[Stored items]
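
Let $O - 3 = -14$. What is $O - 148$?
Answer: $-159$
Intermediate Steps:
$O = -11$ ($O = 3 - 14 = -11$)
$O - 148 = -11 - 148 = -159$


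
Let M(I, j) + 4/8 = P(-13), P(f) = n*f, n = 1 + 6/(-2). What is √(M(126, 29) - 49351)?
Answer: I*√197302/2 ≈ 222.09*I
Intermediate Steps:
n = -2 (n = 1 - ½*6 = 1 - 3 = -2)
P(f) = -2*f
M(I, j) = 51/2 (M(I, j) = -½ - 2*(-13) = -½ + 26 = 51/2)
√(M(126, 29) - 49351) = √(51/2 - 49351) = √(-98651/2) = I*√197302/2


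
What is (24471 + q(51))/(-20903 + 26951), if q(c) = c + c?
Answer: 8191/2016 ≈ 4.0630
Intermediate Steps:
q(c) = 2*c
(24471 + q(51))/(-20903 + 26951) = (24471 + 2*51)/(-20903 + 26951) = (24471 + 102)/6048 = 24573*(1/6048) = 8191/2016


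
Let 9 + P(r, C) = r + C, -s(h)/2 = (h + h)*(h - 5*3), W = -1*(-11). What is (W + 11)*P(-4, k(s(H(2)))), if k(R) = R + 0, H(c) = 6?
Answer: 4466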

EXERCISE GOAL
Copy each line from the data above that includes "What".

EXPECTED OUTPUT
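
Let $O - 3 = -14$. What is $O - 148$?
Let M(I, j) + 4/8 = P(-13), P(f) = n*f, n = 1 + 6/(-2). What is √(M(126, 29) - 49351)?
What is (24471 + q(51))/(-20903 + 26951), if q(c) = c + c?
Let 9 + P(r, C) = r + C, -s(h)/2 = (h + h)*(h - 5*3), W = -1*(-11). What is (W + 11)*P(-4, k(s(H(2)))), if k(R) = R + 0, H(c) = 6?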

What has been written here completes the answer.